Recorded information:
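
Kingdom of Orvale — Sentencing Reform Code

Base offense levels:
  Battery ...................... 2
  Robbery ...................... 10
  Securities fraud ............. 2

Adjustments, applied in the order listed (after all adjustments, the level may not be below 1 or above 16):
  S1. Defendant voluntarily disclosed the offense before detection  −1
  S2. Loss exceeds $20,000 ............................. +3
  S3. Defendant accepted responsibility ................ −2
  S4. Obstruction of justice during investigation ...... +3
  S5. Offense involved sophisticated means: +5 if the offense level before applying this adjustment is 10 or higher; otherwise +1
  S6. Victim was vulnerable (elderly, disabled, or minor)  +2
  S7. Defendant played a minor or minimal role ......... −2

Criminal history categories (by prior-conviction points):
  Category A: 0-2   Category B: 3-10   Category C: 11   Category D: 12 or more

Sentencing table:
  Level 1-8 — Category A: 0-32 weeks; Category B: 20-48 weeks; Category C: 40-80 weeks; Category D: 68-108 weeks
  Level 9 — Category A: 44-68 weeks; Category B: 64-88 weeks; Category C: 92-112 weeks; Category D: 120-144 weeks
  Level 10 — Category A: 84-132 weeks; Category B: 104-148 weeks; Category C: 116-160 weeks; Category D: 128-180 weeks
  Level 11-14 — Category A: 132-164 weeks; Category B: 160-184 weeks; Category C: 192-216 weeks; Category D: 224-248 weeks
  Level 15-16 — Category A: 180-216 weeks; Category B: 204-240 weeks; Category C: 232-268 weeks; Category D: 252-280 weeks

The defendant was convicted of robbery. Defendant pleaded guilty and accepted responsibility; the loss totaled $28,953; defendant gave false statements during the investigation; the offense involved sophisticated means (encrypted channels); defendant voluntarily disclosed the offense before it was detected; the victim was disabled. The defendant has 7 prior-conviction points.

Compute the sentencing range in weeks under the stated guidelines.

204-240 weeks

Base offense level for robbery: 10.
S1 applies: 10 − 1 = 9.
S2 applies: 9 + 3 = 12.
S3 applies: 12 − 2 = 10.
S4 applies: 10 + 3 = 13.
S5 applies (level before this adjustment is 13 ≥ 10, so +5): 13 + 5 = 18.
S6 applies: 18 + 2 = 20.
S7 does not apply.
Level 20 exceeds the maximum of 16; capped at 16.
Final offense level: 16.
Criminal history: 7 prior points → Category B (3-10).
Level 16 falls in the 15-16 band.
Grid: Level 15-16 × Category B = 204-240 weeks.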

Work request: Emit the records above again, exactly, with no line skipped.

Task response:
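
Kingdom of Orvale — Sentencing Reform Code

Base offense levels:
  Battery ...................... 2
  Robbery ...................... 10
  Securities fraud ............. 2

Adjustments, applied in the order listed (after all adjustments, the level may not be below 1 or above 16):
  S1. Defendant voluntarily disclosed the offense before detection  −1
  S2. Loss exceeds $20,000 ............................. +3
  S3. Defendant accepted responsibility ................ −2
  S4. Obstruction of justice during investigation ...... +3
  S5. Offense involved sophisticated means: +5 if the offense level before applying this adjustment is 10 or higher; otherwise +1
  S6. Victim was vulnerable (elderly, disabled, or minor)  +2
  S7. Defendant played a minor or minimal role ......... −2

Criminal history categories (by prior-conviction points):
  Category A: 0-2   Category B: 3-10   Category C: 11   Category D: 12 or more

Sentencing table:
  Level 1-8 — Category A: 0-32 weeks; Category B: 20-48 weeks; Category C: 40-80 weeks; Category D: 68-108 weeks
  Level 9 — Category A: 44-68 weeks; Category B: 64-88 weeks; Category C: 92-112 weeks; Category D: 120-144 weeks
  Level 10 — Category A: 84-132 weeks; Category B: 104-148 weeks; Category C: 116-160 weeks; Category D: 128-180 weeks
  Level 11-14 — Category A: 132-164 weeks; Category B: 160-184 weeks; Category C: 192-216 weeks; Category D: 224-248 weeks
  Level 15-16 — Category A: 180-216 weeks; Category B: 204-240 weeks; Category C: 232-268 weeks; Category D: 252-280 weeks

The defendant was convicted of robbery. Defendant pleaded guilty and accepted responsibility; the loss totaled $28,953; defendant gave false statements during the investigation; the offense involved sophisticated means (encrypted channels); defendant voluntarily disclosed the offense before it was detected; the victim was disabled. The defendant has 7 prior-conviction points.

Compute the sentencing range in weeks under the stated guidelines.

204-240 weeks

Base offense level for robbery: 10.
S1 applies: 10 − 1 = 9.
S2 applies: 9 + 3 = 12.
S3 applies: 12 − 2 = 10.
S4 applies: 10 + 3 = 13.
S5 applies (level before this adjustment is 13 ≥ 10, so +5): 13 + 5 = 18.
S6 applies: 18 + 2 = 20.
S7 does not apply.
Level 20 exceeds the maximum of 16; capped at 16.
Final offense level: 16.
Criminal history: 7 prior points → Category B (3-10).
Level 16 falls in the 15-16 band.
Grid: Level 15-16 × Category B = 204-240 weeks.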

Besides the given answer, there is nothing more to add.